▶ [Data supplied]
+ + +

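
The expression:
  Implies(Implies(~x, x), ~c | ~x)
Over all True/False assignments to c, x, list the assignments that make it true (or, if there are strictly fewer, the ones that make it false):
is false only for:
  c=True, x=True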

+ + +

▶ [What is expected]
Output the lines from the one holding "Over all True/False" to the last line of the material, inclusive, exactly as they appear. Add no others.

▶ [Worked solution]
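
Over all True/False assignments to c, x, list the assignments that make it true (or, if there are strictly fewer, the ones that make it false):
is false only for:
  c=True, x=True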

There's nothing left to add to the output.